[Start of section]

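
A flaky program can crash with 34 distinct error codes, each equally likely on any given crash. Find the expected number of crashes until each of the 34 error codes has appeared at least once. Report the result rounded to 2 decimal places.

Split into phases: going from k distinct to k+1 distinct takes on average 34/(34-k) crashes.
E[T] = 34/34 + 34/33 + 34/32 + ... + 34/2 + 34/1 = 34·H_{34}.
H_{34} = 4.118, so E[T] = 140.019.

140.02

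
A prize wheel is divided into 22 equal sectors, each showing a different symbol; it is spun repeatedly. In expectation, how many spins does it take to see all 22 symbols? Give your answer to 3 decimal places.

The wait to go from k to k+1 distinct symbols is geometric with mean 22/(22-k).
E[T] = 22/22 + 22/21 + 22/20 + ... + 22/2 + 22/1 = 22·H_{22}.
H_{22} = 3.6908, so E[T] = 81.1979.

81.198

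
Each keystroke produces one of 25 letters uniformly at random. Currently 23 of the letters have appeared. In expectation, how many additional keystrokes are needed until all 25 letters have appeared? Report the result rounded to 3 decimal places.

37.500

The wait to go from k to k+1 distinct letters is geometric with mean 25/(25-k).
Sum over k = 23,...,24: E = 25/2 + 25/1 = 37.5000.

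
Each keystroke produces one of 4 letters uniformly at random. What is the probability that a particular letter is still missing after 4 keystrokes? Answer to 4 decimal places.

On each keystroke the fixed letter fails to appear with probability 3/4.
P(still missing after 4) = (3/4)^4 = 0.31641.

0.3164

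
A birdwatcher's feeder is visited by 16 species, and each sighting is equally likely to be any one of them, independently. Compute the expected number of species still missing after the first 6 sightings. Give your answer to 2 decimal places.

For each species, P(unseen after 6) = (15/16)^6 = 0.679.
By linearity of expectation, E[unseen] = 16·(15/16)^6 = 10.863.

10.86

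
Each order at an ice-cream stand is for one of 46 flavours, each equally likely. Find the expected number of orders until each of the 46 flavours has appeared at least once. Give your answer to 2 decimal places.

The wait to go from k to k+1 distinct flavours is geometric with mean 46/(46-k).
E[T] = 46/46 + 46/45 + 46/44 + ... + 46/2 + 46/1 = 46·H_{46}.
H_{46} = 4.417, so E[T] = 203.168.

203.17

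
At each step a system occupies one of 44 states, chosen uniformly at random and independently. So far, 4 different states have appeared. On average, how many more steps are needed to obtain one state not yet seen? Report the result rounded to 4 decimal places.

Each step yields a new state with probability (44-4)/44 = 40/44, so the wait is geometric with mean 44/40.
E = 44/40 = 1.10000.

1.1000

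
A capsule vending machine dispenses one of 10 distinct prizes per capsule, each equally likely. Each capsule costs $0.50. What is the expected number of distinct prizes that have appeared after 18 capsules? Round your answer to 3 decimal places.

For each prize, P(seen in 18 capsules) = 1 - (9/10)^18 = 0.8499.
By linearity of expectation, E[distinct seen] = 10·(1 - (9/10)^18) = 8.4991.

8.499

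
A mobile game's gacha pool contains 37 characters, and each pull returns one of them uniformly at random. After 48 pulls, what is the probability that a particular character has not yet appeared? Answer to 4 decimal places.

Each pull misses the fixed character with probability (37-1)/37 = 36/37, independently.
P(still missing after 48) = (36/37)^48 = 0.26843.

0.2684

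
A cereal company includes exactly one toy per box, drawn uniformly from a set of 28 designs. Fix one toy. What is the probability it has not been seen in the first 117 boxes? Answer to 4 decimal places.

0.0142

On each box the fixed toy fails to appear with probability 27/28.
P(still missing after 117) = (27/28)^117 = 0.01419.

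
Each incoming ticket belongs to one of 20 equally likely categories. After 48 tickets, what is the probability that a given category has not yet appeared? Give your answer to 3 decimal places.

On each ticket the fixed category fails to appear with probability 19/20.
P(still missing after 48) = (19/20)^48 = 0.0853.

0.085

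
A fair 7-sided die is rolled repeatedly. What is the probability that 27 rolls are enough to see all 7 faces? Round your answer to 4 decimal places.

0.8933

By inclusion–exclusion over which faces are missing,
P(all seen) = Σ_{j=0}^{7} (-1)^j C(7,j)((7-j)/7)^27
= 1.00000 - 0.10903 + 0.00238 - 0.00001 + 0.00000 - 0.00000 + 0.00000 - 0.00000
= 0.89334.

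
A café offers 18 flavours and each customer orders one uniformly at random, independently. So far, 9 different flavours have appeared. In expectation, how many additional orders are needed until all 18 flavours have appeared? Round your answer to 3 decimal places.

50.921

From k distinct to k+1 distinct takes on average 18/(18-k) orders.
Sum over k = 9,...,17: E = 18/9 + 18/8 + 18/7 + ... + 18/2 + 18/1 = 50.9214.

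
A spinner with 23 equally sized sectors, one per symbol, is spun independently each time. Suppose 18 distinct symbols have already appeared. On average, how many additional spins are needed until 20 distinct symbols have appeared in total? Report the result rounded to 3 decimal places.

10.350

With k distinct symbols already seen, the next new one takes an expected 23/(23-k) spins.
Sum over k = 18,...,19: E = 23/5 + 23/4 = 10.3500.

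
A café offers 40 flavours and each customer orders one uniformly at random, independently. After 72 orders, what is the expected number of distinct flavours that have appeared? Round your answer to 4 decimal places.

For each flavour, P(seen in 72 orders) = 1 - (39/40)^72 = 0.83844.
By linearity of expectation, E[distinct seen] = 40·(1 - (39/40)^72) = 33.53762.

33.5376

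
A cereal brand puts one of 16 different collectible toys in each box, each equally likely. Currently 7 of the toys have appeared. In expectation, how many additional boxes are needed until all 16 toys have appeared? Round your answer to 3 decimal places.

The wait to go from k to k+1 distinct toys is geometric with mean 16/(16-k).
Sum over k = 7,...,15: E = 16/9 + 16/8 + 16/7 + ... + 16/2 + 16/1 = 45.2635.

45.263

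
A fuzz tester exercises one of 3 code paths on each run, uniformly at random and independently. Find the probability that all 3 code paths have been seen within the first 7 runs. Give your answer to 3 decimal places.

0.826

Let A_i be the event that code path i is missing after 7 runs. By inclusion–exclusion on the A_i,
P(all seen) = Σ_{j=0}^{3} (-1)^j C(3,j)((3-j)/3)^7
= 1.0000 - 0.1756 + 0.0014 - 0.0000
= 0.8258.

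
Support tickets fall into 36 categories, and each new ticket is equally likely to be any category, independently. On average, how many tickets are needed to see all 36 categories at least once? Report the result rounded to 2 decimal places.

150.28

Split into phases: going from k distinct to k+1 distinct takes on average 36/(36-k) tickets.
E[T] = 36/36 + 36/35 + 36/34 + ... + 36/2 + 36/1 = 36·H_{36}.
H_{36} = 4.175, so E[T] = 150.284.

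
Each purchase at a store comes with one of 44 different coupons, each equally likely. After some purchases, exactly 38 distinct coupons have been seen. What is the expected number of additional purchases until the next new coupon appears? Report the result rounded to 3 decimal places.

The number of purchases until the next new coupon is geometric with success probability 6/44, so its mean is 44/6.
E = 44/6 = 7.3333.

7.333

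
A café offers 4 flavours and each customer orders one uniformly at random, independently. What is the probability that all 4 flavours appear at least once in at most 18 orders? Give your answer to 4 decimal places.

Let A_i be the event that flavour i is missing after 18 orders. By inclusion–exclusion on the A_i,
P(all seen) = Σ_{j=0}^{4} (-1)^j C(4,j)((4-j)/4)^18
= 1.00000 - 0.02255 + 0.00002 - 0.00000 + 0.00000
= 0.97747.

0.9775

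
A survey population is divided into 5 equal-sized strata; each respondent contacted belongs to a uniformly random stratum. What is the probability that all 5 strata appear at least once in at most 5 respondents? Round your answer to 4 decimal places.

0.0384

By inclusion–exclusion over which strata are missing,
P(all seen) = Σ_{j=0}^{5} (-1)^j C(5,j)((5-j)/5)^5
= 1.00000 - 1.63840 + 0.77760 - 0.10240 + 0.00160 - 0.00000
= 0.03840.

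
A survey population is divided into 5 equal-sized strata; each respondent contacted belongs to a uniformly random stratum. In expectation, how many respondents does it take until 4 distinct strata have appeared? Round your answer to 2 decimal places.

Going from k to k+1 distinct takes a geometric number of respondents with mean 5/(5-k).
Sum over k = 0,...,3: E = 5/5 + 5/4 + 5/3 + 5/2 = 6.417.

6.42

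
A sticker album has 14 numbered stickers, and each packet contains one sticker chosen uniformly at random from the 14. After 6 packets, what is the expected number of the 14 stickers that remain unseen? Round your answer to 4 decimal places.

8.9747

For each sticker, P(unseen after 6) = (13/14)^6 = 0.64105.
By linearity of expectation, E[unseen] = 14·(13/14)^6 = 8.97470.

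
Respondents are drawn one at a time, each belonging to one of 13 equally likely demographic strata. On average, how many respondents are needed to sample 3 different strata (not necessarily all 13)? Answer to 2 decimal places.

Going from k to k+1 distinct takes a geometric number of respondents with mean 13/(13-k).
Sum over k = 0,...,2: E = 13/13 + 13/12 + 13/11 = 3.265.

3.27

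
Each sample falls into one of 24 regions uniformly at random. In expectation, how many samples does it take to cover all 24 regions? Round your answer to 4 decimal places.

90.6230

The wait to go from k to k+1 distinct regions is geometric with mean 24/(24-k).
E[T] = 24/24 + 24/23 + 24/22 + ... + 24/2 + 24/1 = 24·H_{24}.
H_{24} = 3.77596, so E[T] = 90.62300.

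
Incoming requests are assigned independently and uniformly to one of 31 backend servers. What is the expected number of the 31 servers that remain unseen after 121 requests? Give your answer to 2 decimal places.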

[End of section]

◆ Task description
Only the lines from the one containing "Respondents are drawn" through the end of the material belong in the answer, each restated word for word.

◆ Exercise output
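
Respondents are drawn one at a time, each belonging to one of 13 equally likely demographic strata. On average, how many respondents are needed to sample 3 different strata (not necessarily all 13)? Answer to 2 decimal places.

Going from k to k+1 distinct takes a geometric number of respondents with mean 13/(13-k).
Sum over k = 0,...,2: E = 13/13 + 13/12 + 13/11 = 3.265.

3.27

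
Each sample falls into one of 24 regions uniformly at random. In expectation, how many samples does it take to cover all 24 regions? Round your answer to 4 decimal places.

90.6230

The wait to go from k to k+1 distinct regions is geometric with mean 24/(24-k).
E[T] = 24/24 + 24/23 + 24/22 + ... + 24/2 + 24/1 = 24·H_{24}.
H_{24} = 3.77596, so E[T] = 90.62300.

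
Incoming requests are assigned independently and uniformly to one of 31 backend servers. What is the expected number of the 31 servers that remain unseen after 121 requests? Give your answer to 2 decimal places.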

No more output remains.